§ Description of the task
Please return all of the material exactly, with no line missing.

§ Study material
Start of Block

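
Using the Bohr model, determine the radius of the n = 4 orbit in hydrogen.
0.8467 nm (or 8.4668 Å)

The Bohr radius formula is:
r_n = n² a₀ / Z

where a₀ = 0.0529177 nm is the Bohr radius.

For H (Z = 1) at n = 4:
r_4 = 4² × 0.0529177 nm / 1
r_4 = 16 × 0.0529177 nm / 1
r_4 = 0.84668 nm / 1
r_4 = 0.8467 nm

The electron orbits at approximately 0.8467 nm from the nucleus.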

End of Block

§ Completed task
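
Using the Bohr model, determine the radius of the n = 4 orbit in hydrogen.
0.8467 nm (or 8.4668 Å)

The Bohr radius formula is:
r_n = n² a₀ / Z

where a₀ = 0.0529177 nm is the Bohr radius.

For H (Z = 1) at n = 4:
r_4 = 4² × 0.0529177 nm / 1
r_4 = 16 × 0.0529177 nm / 1
r_4 = 0.84668 nm / 1
r_4 = 0.8467 nm

The electron orbits at approximately 0.8467 nm from the nucleus.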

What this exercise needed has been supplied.